Only the lines from the one containing "[862, 867, 872, 877, 882] -> S_i = 862 + 5*i" through the one containing "S_i = -66 + 71*i -> [-66, 5, 76, 147, 218]" should be printed, exactly as they appear below, with both ends included.
┄┄┄┄┄┄┄┄┄┄┄┄┄┄┄┄┄┄┄┄
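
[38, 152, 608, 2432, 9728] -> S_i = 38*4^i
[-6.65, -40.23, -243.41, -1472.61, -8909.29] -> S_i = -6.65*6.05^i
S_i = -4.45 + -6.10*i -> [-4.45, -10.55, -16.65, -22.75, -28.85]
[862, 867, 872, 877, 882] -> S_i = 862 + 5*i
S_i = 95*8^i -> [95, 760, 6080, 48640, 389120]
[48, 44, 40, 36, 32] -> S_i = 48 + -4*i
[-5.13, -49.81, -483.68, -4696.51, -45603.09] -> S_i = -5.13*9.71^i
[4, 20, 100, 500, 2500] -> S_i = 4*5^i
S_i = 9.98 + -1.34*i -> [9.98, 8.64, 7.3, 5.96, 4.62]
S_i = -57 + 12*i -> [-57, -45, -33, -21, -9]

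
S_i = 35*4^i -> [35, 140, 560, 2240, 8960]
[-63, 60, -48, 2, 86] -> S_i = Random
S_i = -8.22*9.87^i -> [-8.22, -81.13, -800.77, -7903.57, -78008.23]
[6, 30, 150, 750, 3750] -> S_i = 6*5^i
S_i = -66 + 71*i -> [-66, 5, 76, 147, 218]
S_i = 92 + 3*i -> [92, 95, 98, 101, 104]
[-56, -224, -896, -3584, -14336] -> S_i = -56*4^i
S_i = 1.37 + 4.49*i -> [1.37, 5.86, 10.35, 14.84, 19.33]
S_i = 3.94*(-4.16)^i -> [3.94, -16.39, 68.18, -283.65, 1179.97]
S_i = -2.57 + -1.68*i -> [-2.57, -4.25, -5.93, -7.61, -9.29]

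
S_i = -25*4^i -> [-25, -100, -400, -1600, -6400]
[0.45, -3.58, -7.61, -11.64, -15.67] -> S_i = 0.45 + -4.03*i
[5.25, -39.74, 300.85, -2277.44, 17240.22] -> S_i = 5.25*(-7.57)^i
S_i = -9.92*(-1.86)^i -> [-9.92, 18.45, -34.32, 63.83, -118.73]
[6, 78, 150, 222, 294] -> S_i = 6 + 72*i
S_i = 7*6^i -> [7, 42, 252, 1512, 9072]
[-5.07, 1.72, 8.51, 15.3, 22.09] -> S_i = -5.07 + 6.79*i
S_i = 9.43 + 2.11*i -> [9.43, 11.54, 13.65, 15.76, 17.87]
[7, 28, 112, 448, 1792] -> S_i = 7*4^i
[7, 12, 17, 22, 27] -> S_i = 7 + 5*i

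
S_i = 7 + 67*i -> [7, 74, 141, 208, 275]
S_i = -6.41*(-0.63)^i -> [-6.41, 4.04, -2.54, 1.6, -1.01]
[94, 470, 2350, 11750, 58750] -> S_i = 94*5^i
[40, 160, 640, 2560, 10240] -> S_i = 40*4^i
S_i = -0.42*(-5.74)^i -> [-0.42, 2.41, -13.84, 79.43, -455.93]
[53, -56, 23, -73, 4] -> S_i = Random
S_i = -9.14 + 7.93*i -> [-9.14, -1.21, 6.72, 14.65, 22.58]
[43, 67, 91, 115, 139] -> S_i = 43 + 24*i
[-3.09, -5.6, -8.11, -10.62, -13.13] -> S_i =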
┄┄┄┄┄┄┄┄┄┄┄┄┄┄┄┄┄┄┄┄
▸ **Expected output**
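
[862, 867, 872, 877, 882] -> S_i = 862 + 5*i
S_i = 95*8^i -> [95, 760, 6080, 48640, 389120]
[48, 44, 40, 36, 32] -> S_i = 48 + -4*i
[-5.13, -49.81, -483.68, -4696.51, -45603.09] -> S_i = -5.13*9.71^i
[4, 20, 100, 500, 2500] -> S_i = 4*5^i
S_i = 9.98 + -1.34*i -> [9.98, 8.64, 7.3, 5.96, 4.62]
S_i = -57 + 12*i -> [-57, -45, -33, -21, -9]

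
S_i = 35*4^i -> [35, 140, 560, 2240, 8960]
[-63, 60, -48, 2, 86] -> S_i = Random
S_i = -8.22*9.87^i -> [-8.22, -81.13, -800.77, -7903.57, -78008.23]
[6, 30, 150, 750, 3750] -> S_i = 6*5^i
S_i = -66 + 71*i -> [-66, 5, 76, 147, 218]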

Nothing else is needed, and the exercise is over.